==== Input ====

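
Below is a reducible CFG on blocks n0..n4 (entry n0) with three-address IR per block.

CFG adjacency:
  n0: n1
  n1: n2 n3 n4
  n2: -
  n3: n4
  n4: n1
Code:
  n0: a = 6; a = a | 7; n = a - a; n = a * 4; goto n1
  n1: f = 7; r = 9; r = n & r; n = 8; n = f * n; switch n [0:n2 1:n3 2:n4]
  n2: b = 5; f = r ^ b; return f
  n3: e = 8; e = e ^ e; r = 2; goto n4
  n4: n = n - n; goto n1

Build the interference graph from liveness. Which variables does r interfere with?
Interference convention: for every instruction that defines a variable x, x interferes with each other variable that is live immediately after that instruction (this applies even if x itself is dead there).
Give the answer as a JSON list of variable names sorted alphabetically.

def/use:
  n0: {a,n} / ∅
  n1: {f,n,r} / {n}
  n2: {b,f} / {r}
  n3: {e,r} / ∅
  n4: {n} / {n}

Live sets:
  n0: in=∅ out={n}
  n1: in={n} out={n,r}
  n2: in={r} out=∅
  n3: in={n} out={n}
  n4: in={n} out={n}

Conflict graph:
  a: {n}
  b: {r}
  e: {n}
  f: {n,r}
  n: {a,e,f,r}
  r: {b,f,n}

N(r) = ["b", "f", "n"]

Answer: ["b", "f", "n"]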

====

What this task involves
Lines from the first one above through the line containing "Interference convention: for" are to be retyped exactly, both included, and nothing more.

Exercise answer
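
Below is a reducible CFG on blocks n0..n4 (entry n0) with three-address IR per block.

CFG adjacency:
  n0: n1
  n1: n2 n3 n4
  n2: -
  n3: n4
  n4: n1
Code:
  n0: a = 6; a = a | 7; n = a - a; n = a * 4; goto n1
  n1: f = 7; r = 9; r = n & r; n = 8; n = f * n; switch n [0:n2 1:n3 2:n4]
  n2: b = 5; f = r ^ b; return f
  n3: e = 8; e = e ^ e; r = 2; goto n4
  n4: n = n - n; goto n1

Build the interference graph from liveness. Which variables does r interfere with?
Interference convention: for every instruction that defines a variable x, x interferes with each other variable that is live immediately after that instruction (this applies even if x itself is dead there).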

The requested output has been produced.